**Data section:**
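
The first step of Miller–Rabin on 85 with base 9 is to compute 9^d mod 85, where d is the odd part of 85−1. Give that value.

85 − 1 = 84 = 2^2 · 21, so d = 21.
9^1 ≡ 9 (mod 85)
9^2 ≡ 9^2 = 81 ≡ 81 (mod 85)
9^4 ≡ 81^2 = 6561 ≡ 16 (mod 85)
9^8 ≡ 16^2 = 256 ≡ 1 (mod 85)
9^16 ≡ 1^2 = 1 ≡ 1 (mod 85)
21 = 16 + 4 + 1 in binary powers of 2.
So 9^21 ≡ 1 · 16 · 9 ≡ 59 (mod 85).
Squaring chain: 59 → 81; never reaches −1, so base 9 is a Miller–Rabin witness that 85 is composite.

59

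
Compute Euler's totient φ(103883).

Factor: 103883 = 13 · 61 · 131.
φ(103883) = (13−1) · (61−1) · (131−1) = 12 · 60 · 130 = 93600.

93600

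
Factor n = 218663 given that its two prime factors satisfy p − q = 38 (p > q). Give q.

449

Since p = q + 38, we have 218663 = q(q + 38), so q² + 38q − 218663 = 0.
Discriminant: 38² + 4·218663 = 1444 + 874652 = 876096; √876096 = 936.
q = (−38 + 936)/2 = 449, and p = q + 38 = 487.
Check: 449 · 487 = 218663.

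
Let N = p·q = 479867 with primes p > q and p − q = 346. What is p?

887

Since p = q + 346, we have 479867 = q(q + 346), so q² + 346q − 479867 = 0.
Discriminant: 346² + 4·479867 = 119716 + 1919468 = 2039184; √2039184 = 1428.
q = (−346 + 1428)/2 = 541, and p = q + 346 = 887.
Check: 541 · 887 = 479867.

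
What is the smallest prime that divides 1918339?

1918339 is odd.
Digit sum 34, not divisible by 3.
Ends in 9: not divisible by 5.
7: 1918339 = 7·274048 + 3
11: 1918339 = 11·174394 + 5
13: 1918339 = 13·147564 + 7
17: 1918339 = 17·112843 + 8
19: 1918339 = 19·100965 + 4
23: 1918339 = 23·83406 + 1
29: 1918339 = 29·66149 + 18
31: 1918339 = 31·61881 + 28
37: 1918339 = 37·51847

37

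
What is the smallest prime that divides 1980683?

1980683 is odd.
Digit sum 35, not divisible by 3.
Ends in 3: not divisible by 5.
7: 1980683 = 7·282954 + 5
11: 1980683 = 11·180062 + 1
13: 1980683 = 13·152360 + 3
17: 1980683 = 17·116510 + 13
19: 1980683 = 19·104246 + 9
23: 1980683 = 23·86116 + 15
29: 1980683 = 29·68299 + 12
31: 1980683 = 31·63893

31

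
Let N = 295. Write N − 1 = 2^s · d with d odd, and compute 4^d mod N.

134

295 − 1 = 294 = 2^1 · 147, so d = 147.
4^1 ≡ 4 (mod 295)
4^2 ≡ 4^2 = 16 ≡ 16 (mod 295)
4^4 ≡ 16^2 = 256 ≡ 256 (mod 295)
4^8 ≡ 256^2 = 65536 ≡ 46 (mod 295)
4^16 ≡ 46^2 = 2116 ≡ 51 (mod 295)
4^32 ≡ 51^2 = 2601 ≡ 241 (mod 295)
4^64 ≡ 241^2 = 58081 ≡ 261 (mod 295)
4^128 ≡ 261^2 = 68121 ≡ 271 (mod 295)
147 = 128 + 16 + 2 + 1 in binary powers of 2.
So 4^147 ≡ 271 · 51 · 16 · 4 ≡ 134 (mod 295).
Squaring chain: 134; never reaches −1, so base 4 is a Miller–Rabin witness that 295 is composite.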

...

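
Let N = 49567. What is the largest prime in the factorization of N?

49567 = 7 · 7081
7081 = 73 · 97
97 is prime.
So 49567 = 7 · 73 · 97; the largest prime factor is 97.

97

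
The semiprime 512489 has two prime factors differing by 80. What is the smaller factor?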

...

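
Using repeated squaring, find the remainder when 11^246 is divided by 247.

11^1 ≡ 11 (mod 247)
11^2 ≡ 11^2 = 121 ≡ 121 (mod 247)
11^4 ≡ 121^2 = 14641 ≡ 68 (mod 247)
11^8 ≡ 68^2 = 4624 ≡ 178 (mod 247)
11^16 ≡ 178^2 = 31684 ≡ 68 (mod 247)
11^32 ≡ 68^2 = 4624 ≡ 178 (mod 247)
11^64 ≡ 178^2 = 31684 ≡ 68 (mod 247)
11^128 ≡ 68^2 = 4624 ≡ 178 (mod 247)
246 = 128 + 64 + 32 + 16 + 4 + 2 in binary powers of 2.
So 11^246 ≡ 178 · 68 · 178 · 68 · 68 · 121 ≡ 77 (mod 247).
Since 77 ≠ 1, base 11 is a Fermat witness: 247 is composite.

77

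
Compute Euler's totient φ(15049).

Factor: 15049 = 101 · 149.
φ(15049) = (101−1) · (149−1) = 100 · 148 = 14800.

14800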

**Work order:**
Starting with the line above that holds "Let N = 49567." and stopping with the line that holds "The semiprime 512489", reproduce each line exactly, omitting all other lines.

**Your response:**
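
Let N = 49567. What is the largest prime in the factorization of N?

49567 = 7 · 7081
7081 = 73 · 97
97 is prime.
So 49567 = 7 · 73 · 97; the largest prime factor is 97.

97

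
The semiprime 512489 has two prime factors differing by 80. What is the smaller factor?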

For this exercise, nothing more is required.